**Assignment:**
The response must consist of each line in the listing that has the word "shifts" in it.

.....

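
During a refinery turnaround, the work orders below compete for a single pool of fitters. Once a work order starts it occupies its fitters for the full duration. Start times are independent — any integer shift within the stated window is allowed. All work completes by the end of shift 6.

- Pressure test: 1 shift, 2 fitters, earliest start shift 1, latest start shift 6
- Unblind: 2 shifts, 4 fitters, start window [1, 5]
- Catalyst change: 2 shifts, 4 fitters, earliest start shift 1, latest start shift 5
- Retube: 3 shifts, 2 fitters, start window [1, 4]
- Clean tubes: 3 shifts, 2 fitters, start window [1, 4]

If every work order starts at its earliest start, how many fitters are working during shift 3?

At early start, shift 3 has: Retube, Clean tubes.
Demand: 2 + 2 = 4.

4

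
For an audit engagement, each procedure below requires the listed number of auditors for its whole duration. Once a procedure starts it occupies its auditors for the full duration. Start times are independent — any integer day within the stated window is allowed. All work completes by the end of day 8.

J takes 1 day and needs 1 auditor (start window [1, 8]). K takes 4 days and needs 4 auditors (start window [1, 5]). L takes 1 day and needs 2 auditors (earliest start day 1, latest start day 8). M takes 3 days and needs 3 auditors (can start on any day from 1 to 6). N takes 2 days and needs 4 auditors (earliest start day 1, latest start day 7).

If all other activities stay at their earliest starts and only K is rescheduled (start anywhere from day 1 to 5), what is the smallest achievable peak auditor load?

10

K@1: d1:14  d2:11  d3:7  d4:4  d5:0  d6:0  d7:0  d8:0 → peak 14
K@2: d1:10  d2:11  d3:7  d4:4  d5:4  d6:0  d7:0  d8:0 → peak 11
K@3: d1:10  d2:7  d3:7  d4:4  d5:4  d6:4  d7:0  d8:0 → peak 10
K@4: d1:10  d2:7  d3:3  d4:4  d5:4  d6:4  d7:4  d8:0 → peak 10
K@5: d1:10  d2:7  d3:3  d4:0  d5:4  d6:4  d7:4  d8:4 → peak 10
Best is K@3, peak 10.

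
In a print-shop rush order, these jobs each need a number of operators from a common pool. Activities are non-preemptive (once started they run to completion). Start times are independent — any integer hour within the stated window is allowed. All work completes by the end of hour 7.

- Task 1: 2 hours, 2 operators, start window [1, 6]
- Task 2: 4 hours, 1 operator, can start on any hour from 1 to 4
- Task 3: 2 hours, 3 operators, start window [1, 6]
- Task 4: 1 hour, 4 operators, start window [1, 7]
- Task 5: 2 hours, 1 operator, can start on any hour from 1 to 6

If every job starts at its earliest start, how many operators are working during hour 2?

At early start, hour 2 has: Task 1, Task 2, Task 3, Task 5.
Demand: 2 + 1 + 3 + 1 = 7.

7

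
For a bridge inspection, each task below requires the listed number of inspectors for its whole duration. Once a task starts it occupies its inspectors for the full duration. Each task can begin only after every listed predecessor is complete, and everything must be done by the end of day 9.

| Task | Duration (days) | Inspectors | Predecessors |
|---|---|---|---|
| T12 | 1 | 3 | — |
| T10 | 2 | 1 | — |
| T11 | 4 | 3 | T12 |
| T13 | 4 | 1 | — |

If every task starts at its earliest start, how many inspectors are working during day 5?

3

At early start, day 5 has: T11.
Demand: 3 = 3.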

.....

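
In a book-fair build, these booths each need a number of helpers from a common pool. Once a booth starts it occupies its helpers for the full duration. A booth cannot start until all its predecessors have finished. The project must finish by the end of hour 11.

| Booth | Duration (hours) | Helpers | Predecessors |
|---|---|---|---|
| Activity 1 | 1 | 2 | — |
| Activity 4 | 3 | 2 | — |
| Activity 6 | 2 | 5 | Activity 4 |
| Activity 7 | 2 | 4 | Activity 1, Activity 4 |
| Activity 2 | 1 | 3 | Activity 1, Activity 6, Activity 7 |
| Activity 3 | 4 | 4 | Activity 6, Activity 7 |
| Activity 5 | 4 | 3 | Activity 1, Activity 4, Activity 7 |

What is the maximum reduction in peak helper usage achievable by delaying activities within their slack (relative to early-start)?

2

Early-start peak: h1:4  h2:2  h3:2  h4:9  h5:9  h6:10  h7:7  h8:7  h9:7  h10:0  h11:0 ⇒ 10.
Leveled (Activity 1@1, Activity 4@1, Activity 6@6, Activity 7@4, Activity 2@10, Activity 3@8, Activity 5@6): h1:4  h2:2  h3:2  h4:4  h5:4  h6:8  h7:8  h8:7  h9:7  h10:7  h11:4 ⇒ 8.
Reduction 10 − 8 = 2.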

.....

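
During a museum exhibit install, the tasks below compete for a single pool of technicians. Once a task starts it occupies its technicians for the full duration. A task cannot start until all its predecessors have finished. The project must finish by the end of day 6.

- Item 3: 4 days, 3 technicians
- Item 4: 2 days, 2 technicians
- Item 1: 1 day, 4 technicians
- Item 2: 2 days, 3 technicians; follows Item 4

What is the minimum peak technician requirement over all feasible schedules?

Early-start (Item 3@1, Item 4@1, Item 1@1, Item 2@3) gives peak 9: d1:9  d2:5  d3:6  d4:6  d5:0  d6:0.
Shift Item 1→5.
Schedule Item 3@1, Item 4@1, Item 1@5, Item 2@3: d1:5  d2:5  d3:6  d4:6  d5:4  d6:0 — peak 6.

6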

.....

**Written solution:**
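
- Unblind: 2 shifts, 4 fitters, start window [1, 5]
- Catalyst change: 2 shifts, 4 fitters, earliest start shift 1, latest start shift 5
- Retube: 3 shifts, 2 fitters, start window [1, 4]
- Clean tubes: 3 shifts, 2 fitters, start window [1, 4]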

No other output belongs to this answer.